---------- ENTRIES SUPPLIED

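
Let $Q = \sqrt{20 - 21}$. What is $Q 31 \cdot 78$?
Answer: $2418 i \approx 2418.0 i$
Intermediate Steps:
$Q = i$ ($Q = \sqrt{-1} = i \approx 1.0 i$)
$Q 31 \cdot 78 = i 31 \cdot 78 = 31 i 78 = 2418 i$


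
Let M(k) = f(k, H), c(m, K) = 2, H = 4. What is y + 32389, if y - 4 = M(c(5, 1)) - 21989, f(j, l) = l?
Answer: 10408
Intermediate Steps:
M(k) = 4
y = -21981 (y = 4 + (4 - 21989) = 4 - 21985 = -21981)
y + 32389 = -21981 + 32389 = 10408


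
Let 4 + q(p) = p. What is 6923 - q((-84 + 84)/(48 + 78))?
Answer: 6927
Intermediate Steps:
q(p) = -4 + p
6923 - q((-84 + 84)/(48 + 78)) = 6923 - (-4 + (-84 + 84)/(48 + 78)) = 6923 - (-4 + 0/126) = 6923 - (-4 + 0*(1/126)) = 6923 - (-4 + 0) = 6923 - 1*(-4) = 6923 + 4 = 6927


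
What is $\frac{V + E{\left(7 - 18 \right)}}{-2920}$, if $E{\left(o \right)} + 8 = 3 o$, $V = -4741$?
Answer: $\frac{2391}{1460} \approx 1.6377$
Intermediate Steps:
$E{\left(o \right)} = -8 + 3 o$
$\frac{V + E{\left(7 - 18 \right)}}{-2920} = \frac{-4741 + \left(-8 + 3 \left(7 - 18\right)\right)}{-2920} = \left(-4741 + \left(-8 + 3 \left(7 - 18\right)\right)\right) \left(- \frac{1}{2920}\right) = \left(-4741 + \left(-8 + 3 \left(-11\right)\right)\right) \left(- \frac{1}{2920}\right) = \left(-4741 - 41\right) \left(- \frac{1}{2920}\right) = \left(-4782\right) \left(- \frac{1}{2920}\right) = \frac{2391}{1460}$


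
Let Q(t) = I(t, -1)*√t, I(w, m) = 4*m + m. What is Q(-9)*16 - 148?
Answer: -148 - 240*I ≈ -148.0 - 240.0*I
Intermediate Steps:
I(w, m) = 5*m
Q(t) = -5*√t (Q(t) = (5*(-1))*√t = -5*√t)
Q(-9)*16 - 148 = -15*I*16 - 148 = -240*I - 148 = -148 - 240*I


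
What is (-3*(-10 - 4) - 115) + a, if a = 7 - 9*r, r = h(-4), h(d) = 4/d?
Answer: -57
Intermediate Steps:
r = -1 (r = 4/(-4) = 4*(-¼) = -1)
a = 16 (a = 7 - 9*(-1) = 7 + 9 = 16)
(-3*(-10 - 4) - 115) + a = (-3*(-10 - 4) - 115) + 16 = (-3*(-14) - 115) + 16 = (42 - 115) + 16 = -73 + 16 = -57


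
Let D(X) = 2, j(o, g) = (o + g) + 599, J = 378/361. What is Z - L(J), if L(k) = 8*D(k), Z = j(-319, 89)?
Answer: 353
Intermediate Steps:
J = 378/361 (J = 378*(1/361) = 378/361 ≈ 1.0471)
j(o, g) = 599 + g + o (j(o, g) = (g + o) + 599 = 599 + g + o)
Z = 369 (Z = 599 + 89 - 319 = 369)
L(k) = 16 (L(k) = 8*2 = 16)
Z - L(J) = 369 - 1*16 = 369 - 16 = 353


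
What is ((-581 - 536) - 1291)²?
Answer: 5798464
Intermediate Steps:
((-581 - 536) - 1291)² = (-1117 - 1291)² = (-2408)² = 5798464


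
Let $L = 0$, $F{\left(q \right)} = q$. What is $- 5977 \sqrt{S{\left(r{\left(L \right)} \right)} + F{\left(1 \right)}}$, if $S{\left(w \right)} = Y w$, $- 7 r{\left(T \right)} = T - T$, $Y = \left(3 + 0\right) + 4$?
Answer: $-5977$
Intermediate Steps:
$Y = 7$ ($Y = 3 + 4 = 7$)
$r{\left(T \right)} = 0$ ($r{\left(T \right)} = - \frac{T - T}{7} = \left(- \frac{1}{7}\right) 0 = 0$)
$S{\left(w \right)} = 7 w$
$- 5977 \sqrt{S{\left(r{\left(L \right)} \right)} + F{\left(1 \right)}} = - 5977 \sqrt{7 \cdot 0 + 1} = - 5977 \sqrt{0 + 1} = - 5977 \sqrt{1} = \left(-5977\right) 1 = -5977$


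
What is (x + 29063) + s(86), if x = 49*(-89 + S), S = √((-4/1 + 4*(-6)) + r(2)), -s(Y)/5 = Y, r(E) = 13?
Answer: 24272 + 49*I*√15 ≈ 24272.0 + 189.78*I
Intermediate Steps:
s(Y) = -5*Y
S = I*√15 (S = √((-4/1 + 4*(-6)) + 13) = √((-4*1 - 24) + 13) = √((-4 - 24) + 13) = √(-28 + 13) = √(-15) = I*√15 ≈ 3.873*I)
x = -4361 + 49*I*√15 (x = 49*(-89 + I*√15) = -4361 + 49*I*√15 ≈ -4361.0 + 189.78*I)
(x + 29063) + s(86) = ((-4361 + 49*I*√15) + 29063) - 5*86 = (24702 + 49*I*√15) - 430 = 24272 + 49*I*√15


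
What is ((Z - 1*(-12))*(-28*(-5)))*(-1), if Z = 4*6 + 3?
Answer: -5460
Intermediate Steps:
Z = 27 (Z = 24 + 3 = 27)
((Z - 1*(-12))*(-28*(-5)))*(-1) = ((27 - 1*(-12))*(-28*(-5)))*(-1) = ((27 + 12)*140)*(-1) = (39*140)*(-1) = 5460*(-1) = -5460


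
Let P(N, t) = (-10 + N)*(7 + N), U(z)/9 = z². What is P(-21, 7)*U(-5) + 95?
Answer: 97745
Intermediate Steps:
U(z) = 9*z²
P(-21, 7)*U(-5) + 95 = (-70 + (-21)² - 3*(-21))*(9*(-5)²) + 95 = (-70 + 441 + 63)*(9*25) + 95 = 434*225 + 95 = 97650 + 95 = 97745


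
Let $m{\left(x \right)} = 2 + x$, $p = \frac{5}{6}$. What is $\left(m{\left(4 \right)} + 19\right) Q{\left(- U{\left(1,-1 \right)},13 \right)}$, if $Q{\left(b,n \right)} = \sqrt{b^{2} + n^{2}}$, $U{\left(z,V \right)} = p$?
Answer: $\frac{25 \sqrt{6109}}{6} \approx 325.67$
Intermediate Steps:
$p = \frac{5}{6}$ ($p = 5 \cdot \frac{1}{6} = \frac{5}{6} \approx 0.83333$)
$U{\left(z,V \right)} = \frac{5}{6}$
$\left(m{\left(4 \right)} + 19\right) Q{\left(- U{\left(1,-1 \right)},13 \right)} = \left(\left(2 + 4\right) + 19\right) \sqrt{\left(\left(-1\right) \frac{5}{6}\right)^{2} + 13^{2}} = \left(6 + 19\right) \sqrt{\left(- \frac{5}{6}\right)^{2} + 169} = 25 \sqrt{\frac{25}{36} + 169} = 25 \sqrt{\frac{6109}{36}} = 25 \frac{\sqrt{6109}}{6} = \frac{25 \sqrt{6109}}{6}$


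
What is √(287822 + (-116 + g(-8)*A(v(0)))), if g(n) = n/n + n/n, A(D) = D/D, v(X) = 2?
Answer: 2*√71927 ≈ 536.38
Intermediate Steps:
A(D) = 1
g(n) = 2 (g(n) = 1 + 1 = 2)
√(287822 + (-116 + g(-8)*A(v(0)))) = √(287822 + (-116 + 2*1)) = √(287822 + (-116 + 2)) = √(287822 - 114) = √287708 = 2*√71927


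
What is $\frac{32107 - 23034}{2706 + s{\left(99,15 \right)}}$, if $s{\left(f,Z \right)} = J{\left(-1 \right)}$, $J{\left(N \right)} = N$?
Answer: $\frac{9073}{2705} \approx 3.3542$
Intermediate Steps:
$s{\left(f,Z \right)} = -1$
$\frac{32107 - 23034}{2706 + s{\left(99,15 \right)}} = \frac{32107 - 23034}{2706 - 1} = \frac{9073}{2705}$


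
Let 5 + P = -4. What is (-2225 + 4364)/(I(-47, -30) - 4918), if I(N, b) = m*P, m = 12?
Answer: -2139/5026 ≈ -0.42559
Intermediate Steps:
P = -9 (P = -5 - 4 = -9)
I(N, b) = -108 (I(N, b) = 12*(-9) = -108)
(-2225 + 4364)/(I(-47, -30) - 4918) = (-2225 + 4364)/(-108 - 4918) = 2139/(-5026) = 2139*(-1/5026) = -2139/5026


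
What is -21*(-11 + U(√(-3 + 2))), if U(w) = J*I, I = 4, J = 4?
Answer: -105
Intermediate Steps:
U(w) = 16 (U(w) = 4*4 = 16)
-21*(-11 + U(√(-3 + 2))) = -21*(-11 + 16) = -21*5 = -105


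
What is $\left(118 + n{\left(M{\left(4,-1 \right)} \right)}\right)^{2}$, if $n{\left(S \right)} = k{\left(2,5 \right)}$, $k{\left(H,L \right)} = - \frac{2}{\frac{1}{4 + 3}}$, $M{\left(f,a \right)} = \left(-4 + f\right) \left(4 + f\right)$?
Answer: $10816$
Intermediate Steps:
$k{\left(H,L \right)} = -14$ ($k{\left(H,L \right)} = - \frac{2}{\frac{1}{7}} = - 2 \frac{1}{\frac{1}{7}} = \left(-2\right) 7 = -14$)
$n{\left(S \right)} = -14$
$\left(118 + n{\left(M{\left(4,-1 \right)} \right)}\right)^{2} = \left(118 - 14\right)^{2} = 104^{2} = 10816$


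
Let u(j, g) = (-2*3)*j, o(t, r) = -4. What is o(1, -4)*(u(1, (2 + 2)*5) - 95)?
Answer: 404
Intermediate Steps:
u(j, g) = -6*j
o(1, -4)*(u(1, (2 + 2)*5) - 95) = -4*(-6*1 - 95) = -4*(-6 - 95) = -4*(-101) = 404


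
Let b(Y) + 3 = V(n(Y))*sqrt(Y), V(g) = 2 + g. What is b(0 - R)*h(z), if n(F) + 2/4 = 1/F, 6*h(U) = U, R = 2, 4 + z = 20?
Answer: -8 + 8*I*sqrt(2)/3 ≈ -8.0 + 3.7712*I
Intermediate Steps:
z = 16 (z = -4 + 20 = 16)
h(U) = U/6
n(F) = -1/2 + 1/F
b(Y) = -3 + sqrt(Y)*(2 + (2 - Y)/(2*Y)) (b(Y) = -3 + (2 + (2 - Y)/(2*Y))*sqrt(Y) = -3 + sqrt(Y)*(2 + (2 - Y)/(2*Y)))
b(0 - R)*h(z) = (-3 + 1/sqrt(0 - 1*2) + 3*sqrt(0 - 1*2)/2)*((1/6)*16) = (-3 + 1/sqrt(0 - 2) + 3*sqrt(0 - 2)/2)*(8/3) = (-3 + 1/sqrt(-2) + 3*sqrt(-2)/2)*(8/3) = (-3 - I*sqrt(2)/2 + 3*(I*sqrt(2))/2)*(8/3) = (-3 - I*sqrt(2)/2 + 3*I*sqrt(2)/2)*(8/3) = (-3 + I*sqrt(2))*(8/3) = -8 + 8*I*sqrt(2)/3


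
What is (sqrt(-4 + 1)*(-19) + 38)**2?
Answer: 361 - 1444*I*sqrt(3) ≈ 361.0 - 2501.1*I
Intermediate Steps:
(sqrt(-4 + 1)*(-19) + 38)**2 = (sqrt(-3)*(-19) + 38)**2 = ((I*sqrt(3))*(-19) + 38)**2 = (-19*I*sqrt(3) + 38)**2 = (38 - 19*I*sqrt(3))**2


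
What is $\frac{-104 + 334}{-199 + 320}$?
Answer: $\frac{230}{121} \approx 1.9008$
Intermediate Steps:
$\frac{-104 + 334}{-199 + 320} = \frac{230}{121}$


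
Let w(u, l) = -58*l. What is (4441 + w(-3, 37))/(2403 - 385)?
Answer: 2295/2018 ≈ 1.1373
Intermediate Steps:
(4441 + w(-3, 37))/(2403 - 385) = (4441 - 58*37)/(2403 - 385) = (4441 - 2146)/2018 = 2295*(1/2018) = 2295/2018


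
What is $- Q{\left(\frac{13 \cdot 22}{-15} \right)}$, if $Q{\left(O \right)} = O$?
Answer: $\frac{286}{15} \approx 19.067$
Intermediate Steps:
$- Q{\left(\frac{13 \cdot 22}{-15} \right)} = - \frac{13 \cdot 22}{-15} = - \frac{286 \left(-1\right)}{15} = \left(-1\right) \left(- \frac{286}{15}\right) = \frac{286}{15}$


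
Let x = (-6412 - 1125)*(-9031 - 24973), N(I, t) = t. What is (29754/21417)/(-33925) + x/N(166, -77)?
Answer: -5642779448233526/1695334025 ≈ -3.3284e+6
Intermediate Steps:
x = 256288148 (x = -7537*(-34004) = 256288148)
(29754/21417)/(-33925) + x/N(166, -77) = (29754/21417)/(-33925) + 256288148/(-77) = (29754*(1/21417))*(-1/33925) + 256288148*(-1/77) = (9918/7139)*(-1/33925) - 256288148/77 = -9918/242190575 - 256288148/77 = -5642779448233526/1695334025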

--------------------

_WORK TO COMPLETE_
Your task for the entries above: copy exactly the span starting with the line with "0\right) + 4$?" and going on through the line with "Answer: $-5977$", both lines included, and nothing else.

_SOLVED EXERCISE_
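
Let $L = 0$, $F{\left(q \right)} = q$. What is $- 5977 \sqrt{S{\left(r{\left(L \right)} \right)} + F{\left(1 \right)}}$, if $S{\left(w \right)} = Y w$, $- 7 r{\left(T \right)} = T - T$, $Y = \left(3 + 0\right) + 4$?
Answer: $-5977$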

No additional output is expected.